### EXERCISE DATA
▬▬▬
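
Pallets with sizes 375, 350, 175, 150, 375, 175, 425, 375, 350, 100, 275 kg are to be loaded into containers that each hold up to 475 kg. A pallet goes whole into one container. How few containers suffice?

8

Total = 425 + 375 + 375 + 375 + 350 + 350 + 275 + 175 + 175 + 150 + 100 = 3125 kg.
Lower bound: ⌈3125/475⌉ = 7 containers.
A packing using 8 containers:
  container 1: 425 = 425
  container 2: 375 + 100 = 475
  container 3: 375 = 375
  container 4: 375 = 375
  container 5: 350 = 350
  container 6: 350 = 350
  container 7: 275 + 175 = 450
  container 8: 175 + 150 = 325
No arrangement into 7 containers stays within capacity, so 8 is optimal.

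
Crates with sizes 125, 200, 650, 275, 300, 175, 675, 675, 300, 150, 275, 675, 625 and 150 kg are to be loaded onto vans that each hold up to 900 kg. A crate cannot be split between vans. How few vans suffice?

7

Total = 675 + 675 + 675 + 650 + 625 + 300 + 300 + 275 + 275 + 200 + 175 + 150 + 150 + 125 = 5250 kg.
Lower bound: ⌈5250/900⌉ = 6 vans.
A packing using 7 vans:
  van 1: 675 + 200 = 875
  van 2: 675 + 175 = 850
  van 3: 675 + 150 = 825
  van 4: 650 + 150 = 800
  van 5: 625 + 275 = 900
  van 6: 300 + 300 + 275 = 875
  van 7: 125 = 125
No arrangement into 6 vans stays within capacity, so 7 is optimal.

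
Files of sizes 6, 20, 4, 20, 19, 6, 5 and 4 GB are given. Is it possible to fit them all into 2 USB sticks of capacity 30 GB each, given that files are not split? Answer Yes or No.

No

Total = 84 GB; ⌈84/30⌉ = 3.
At least 3 USB sticks are required, but only 2 are allowed.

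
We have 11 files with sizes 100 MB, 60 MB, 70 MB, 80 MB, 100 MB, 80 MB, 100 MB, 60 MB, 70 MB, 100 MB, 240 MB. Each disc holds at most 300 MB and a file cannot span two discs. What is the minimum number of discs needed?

Total = 240 + 100 + 100 + 100 + 100 + 80 + 80 + 70 + 70 + 60 + 60 = 1060 MB.
Lower bound: ⌈1060/300⌉ = 4 discs.
A packing using 4 discs:
  disc 1: 240 + 60 = 300
  disc 2: 100 + 100 + 100 = 300
  disc 3: 100 + 80 + 80 = 260
  disc 4: 70 + 70 + 60 = 200
This matches the lower bound, so 4 is optimal.

4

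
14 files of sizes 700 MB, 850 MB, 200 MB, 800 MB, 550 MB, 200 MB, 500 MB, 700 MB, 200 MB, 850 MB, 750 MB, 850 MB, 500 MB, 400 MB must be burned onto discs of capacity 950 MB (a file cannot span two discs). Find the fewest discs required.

10

Total = 850 + 850 + 850 + 800 + 750 + 700 + 700 + 550 + 500 + 500 + 400 + 200 + 200 + 200 = 8050 MB.
Lower bound: ⌈8050/950⌉ = 9 discs.
Also, 10 files each exceed 475 MB, and no two of those can share a disc, so at least 10 discs are needed.
A packing using 10 discs:
  disc 1: 850 = 850
  disc 2: 850 = 850
  disc 3: 850 = 850
  disc 4: 800 = 800
  disc 5: 750 + 200 = 950
  disc 6: 700 + 200 = 900
  disc 7: 700 + 200 = 900
  disc 8: 550 + 400 = 950
  disc 9: 500 = 500
  disc 10: 500 = 500
This matches the lower bound, so 10 is optimal.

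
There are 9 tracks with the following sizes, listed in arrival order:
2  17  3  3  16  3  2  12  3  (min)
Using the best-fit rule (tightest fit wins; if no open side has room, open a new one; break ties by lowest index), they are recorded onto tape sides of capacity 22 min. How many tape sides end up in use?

3

  2 → side 1 (new)  [load 2/22]
  17 → side 1  [load 19/22]
  3 → side 1  [load 22/22]
  3 → side 2 (new)  [load 3/22]
  16 → side 2  [load 19/22]
  3 → side 2  [load 22/22]
  2 → side 3 (new)  [load 2/22]
  12 → side 3  [load 14/22]
  3 → side 3  [load 17/22]
3 tape sides opened.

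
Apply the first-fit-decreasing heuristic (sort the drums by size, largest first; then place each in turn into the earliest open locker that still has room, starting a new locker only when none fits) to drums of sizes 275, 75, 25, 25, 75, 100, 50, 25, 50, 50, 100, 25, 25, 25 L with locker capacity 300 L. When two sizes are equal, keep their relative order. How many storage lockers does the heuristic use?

Sorted descending: 275, 100, 100, 75, 75, 50, 50, 50, 25, 25, 25, 25, 25, 25.
  275 → locker 1 (new)  [load 275/300]
  100 → locker 2 (new)  [load 100/300]
  100 → locker 2  [load 200/300]
  75 → locker 2  [load 275/300]
  75 → locker 3 (new)  [load 75/300]
  50 → locker 3  [load 125/300]
  50 → locker 3  [load 175/300]
  50 → locker 3  [load 225/300]
  25 → locker 1  [load 300/300]
  25 → locker 2  [load 300/300]
  25 → locker 3  [load 250/300]
  25 → locker 3  [load 275/300]
  25 → locker 3  [load 300/300]
  25 → locker 4 (new)  [load 25/300]
4 storage lockers opened.

4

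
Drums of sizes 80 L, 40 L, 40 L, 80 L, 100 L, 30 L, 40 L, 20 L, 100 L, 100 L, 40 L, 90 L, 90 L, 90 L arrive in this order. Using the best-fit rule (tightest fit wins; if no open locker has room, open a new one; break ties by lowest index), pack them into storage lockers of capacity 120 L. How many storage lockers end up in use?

  80 → locker 1 (new)  [load 80/120]
  40 → locker 1  [load 120/120]
  40 → locker 2 (new)  [load 40/120]
  80 → locker 2  [load 120/120]
  100 → locker 3 (new)  [load 100/120]
  30 → locker 4 (new)  [load 30/120]
  40 → locker 4  [load 70/120]
  20 → locker 3  [load 120/120]
  100 → locker 5 (new)  [load 100/120]
  100 → locker 6 (new)  [load 100/120]
  40 → locker 4  [load 110/120]
  90 → locker 7 (new)  [load 90/120]
  90 → locker 8 (new)  [load 90/120]
  90 → locker 9 (new)  [load 90/120]
9 storage lockers opened.

9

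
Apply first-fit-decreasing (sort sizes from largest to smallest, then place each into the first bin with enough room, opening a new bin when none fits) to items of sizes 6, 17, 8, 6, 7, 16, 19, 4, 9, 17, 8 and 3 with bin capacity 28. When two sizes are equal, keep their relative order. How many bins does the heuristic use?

Sorted descending: 19, 17, 17, 16, 9, 8, 8, 7, 6, 6, 4, 3.
  19 → bin 1 (new)  [load 19/28]
  17 → bin 2 (new)  [load 17/28]
  17 → bin 3 (new)  [load 17/28]
  16 → bin 4 (new)  [load 16/28]
  9 → bin 1  [load 28/28]
  8 → bin 2  [load 25/28]
  8 → bin 3  [load 25/28]
  7 → bin 4  [load 23/28]
  6 → bin 5 (new)  [load 6/28]
  6 → bin 5  [load 12/28]
  4 → bin 4  [load 27/28]
  3 → bin 2  [load 28/28]
5 bins opened.

5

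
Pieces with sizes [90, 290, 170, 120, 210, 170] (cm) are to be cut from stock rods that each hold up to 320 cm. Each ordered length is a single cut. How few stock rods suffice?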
▬▬▬
### PROBLEM DESCRIPTION
To complete the exercise, print all of the entries exactly.

### SOLVED PROBLEM
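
Pallets with sizes 375, 350, 175, 150, 375, 175, 425, 375, 350, 100, 275 kg are to be loaded into containers that each hold up to 475 kg. A pallet goes whole into one container. How few containers suffice?

8

Total = 425 + 375 + 375 + 375 + 350 + 350 + 275 + 175 + 175 + 150 + 100 = 3125 kg.
Lower bound: ⌈3125/475⌉ = 7 containers.
A packing using 8 containers:
  container 1: 425 = 425
  container 2: 375 + 100 = 475
  container 3: 375 = 375
  container 4: 375 = 375
  container 5: 350 = 350
  container 6: 350 = 350
  container 7: 275 + 175 = 450
  container 8: 175 + 150 = 325
No arrangement into 7 containers stays within capacity, so 8 is optimal.

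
Crates with sizes 125, 200, 650, 275, 300, 175, 675, 675, 300, 150, 275, 675, 625 and 150 kg are to be loaded onto vans that each hold up to 900 kg. A crate cannot be split between vans. How few vans suffice?

7

Total = 675 + 675 + 675 + 650 + 625 + 300 + 300 + 275 + 275 + 200 + 175 + 150 + 150 + 125 = 5250 kg.
Lower bound: ⌈5250/900⌉ = 6 vans.
A packing using 7 vans:
  van 1: 675 + 200 = 875
  van 2: 675 + 175 = 850
  van 3: 675 + 150 = 825
  van 4: 650 + 150 = 800
  van 5: 625 + 275 = 900
  van 6: 300 + 300 + 275 = 875
  van 7: 125 = 125
No arrangement into 6 vans stays within capacity, so 7 is optimal.

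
Files of sizes 6, 20, 4, 20, 19, 6, 5 and 4 GB are given. Is it possible to fit them all into 2 USB sticks of capacity 30 GB each, given that files are not split? Answer Yes or No.

No

Total = 84 GB; ⌈84/30⌉ = 3.
At least 3 USB sticks are required, but only 2 are allowed.

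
We have 11 files with sizes 100 MB, 60 MB, 70 MB, 80 MB, 100 MB, 80 MB, 100 MB, 60 MB, 70 MB, 100 MB, 240 MB. Each disc holds at most 300 MB and a file cannot span two discs. What is the minimum number of discs needed?

Total = 240 + 100 + 100 + 100 + 100 + 80 + 80 + 70 + 70 + 60 + 60 = 1060 MB.
Lower bound: ⌈1060/300⌉ = 4 discs.
A packing using 4 discs:
  disc 1: 240 + 60 = 300
  disc 2: 100 + 100 + 100 = 300
  disc 3: 100 + 80 + 80 = 260
  disc 4: 70 + 70 + 60 = 200
This matches the lower bound, so 4 is optimal.

4

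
14 files of sizes 700 MB, 850 MB, 200 MB, 800 MB, 550 MB, 200 MB, 500 MB, 700 MB, 200 MB, 850 MB, 750 MB, 850 MB, 500 MB, 400 MB must be burned onto discs of capacity 950 MB (a file cannot span two discs). Find the fewest discs required.

10

Total = 850 + 850 + 850 + 800 + 750 + 700 + 700 + 550 + 500 + 500 + 400 + 200 + 200 + 200 = 8050 MB.
Lower bound: ⌈8050/950⌉ = 9 discs.
Also, 10 files each exceed 475 MB, and no two of those can share a disc, so at least 10 discs are needed.
A packing using 10 discs:
  disc 1: 850 = 850
  disc 2: 850 = 850
  disc 3: 850 = 850
  disc 4: 800 = 800
  disc 5: 750 + 200 = 950
  disc 6: 700 + 200 = 900
  disc 7: 700 + 200 = 900
  disc 8: 550 + 400 = 950
  disc 9: 500 = 500
  disc 10: 500 = 500
This matches the lower bound, so 10 is optimal.

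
There are 9 tracks with the following sizes, listed in arrival order:
2  17  3  3  16  3  2  12  3  (min)
Using the best-fit rule (tightest fit wins; if no open side has room, open a new one; break ties by lowest index), they are recorded onto tape sides of capacity 22 min. How many tape sides end up in use?

3

  2 → side 1 (new)  [load 2/22]
  17 → side 1  [load 19/22]
  3 → side 1  [load 22/22]
  3 → side 2 (new)  [load 3/22]
  16 → side 2  [load 19/22]
  3 → side 2  [load 22/22]
  2 → side 3 (new)  [load 2/22]
  12 → side 3  [load 14/22]
  3 → side 3  [load 17/22]
3 tape sides opened.

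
Apply the first-fit-decreasing heuristic (sort the drums by size, largest first; then place each in turn into the earliest open locker that still has room, starting a new locker only when none fits) to drums of sizes 275, 75, 25, 25, 75, 100, 50, 25, 50, 50, 100, 25, 25, 25 L with locker capacity 300 L. When two sizes are equal, keep their relative order. How many storage lockers does the heuristic use?

Sorted descending: 275, 100, 100, 75, 75, 50, 50, 50, 25, 25, 25, 25, 25, 25.
  275 → locker 1 (new)  [load 275/300]
  100 → locker 2 (new)  [load 100/300]
  100 → locker 2  [load 200/300]
  75 → locker 2  [load 275/300]
  75 → locker 3 (new)  [load 75/300]
  50 → locker 3  [load 125/300]
  50 → locker 3  [load 175/300]
  50 → locker 3  [load 225/300]
  25 → locker 1  [load 300/300]
  25 → locker 2  [load 300/300]
  25 → locker 3  [load 250/300]
  25 → locker 3  [load 275/300]
  25 → locker 3  [load 300/300]
  25 → locker 4 (new)  [load 25/300]
4 storage lockers opened.

4

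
Drums of sizes 80 L, 40 L, 40 L, 80 L, 100 L, 30 L, 40 L, 20 L, 100 L, 100 L, 40 L, 90 L, 90 L, 90 L arrive in this order. Using the best-fit rule (tightest fit wins; if no open locker has room, open a new one; break ties by lowest index), pack them into storage lockers of capacity 120 L. How many storage lockers end up in use?

  80 → locker 1 (new)  [load 80/120]
  40 → locker 1  [load 120/120]
  40 → locker 2 (new)  [load 40/120]
  80 → locker 2  [load 120/120]
  100 → locker 3 (new)  [load 100/120]
  30 → locker 4 (new)  [load 30/120]
  40 → locker 4  [load 70/120]
  20 → locker 3  [load 120/120]
  100 → locker 5 (new)  [load 100/120]
  100 → locker 6 (new)  [load 100/120]
  40 → locker 4  [load 110/120]
  90 → locker 7 (new)  [load 90/120]
  90 → locker 8 (new)  [load 90/120]
  90 → locker 9 (new)  [load 90/120]
9 storage lockers opened.

9

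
Apply first-fit-decreasing (sort sizes from largest to smallest, then place each into the first bin with enough room, opening a new bin when none fits) to items of sizes 6, 17, 8, 6, 7, 16, 19, 4, 9, 17, 8 and 3 with bin capacity 28. When two sizes are equal, keep their relative order. How many bins does the heuristic use?

Sorted descending: 19, 17, 17, 16, 9, 8, 8, 7, 6, 6, 4, 3.
  19 → bin 1 (new)  [load 19/28]
  17 → bin 2 (new)  [load 17/28]
  17 → bin 3 (new)  [load 17/28]
  16 → bin 4 (new)  [load 16/28]
  9 → bin 1  [load 28/28]
  8 → bin 2  [load 25/28]
  8 → bin 3  [load 25/28]
  7 → bin 4  [load 23/28]
  6 → bin 5 (new)  [load 6/28]
  6 → bin 5  [load 12/28]
  4 → bin 4  [load 27/28]
  3 → bin 2  [load 28/28]
5 bins opened.

5

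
Pieces with sizes [90, 290, 170, 120, 210, 170] (cm) are to be cut from stock rods that each hold up to 320 cm. Each ordered length is a single cut. How few stock rods suffice?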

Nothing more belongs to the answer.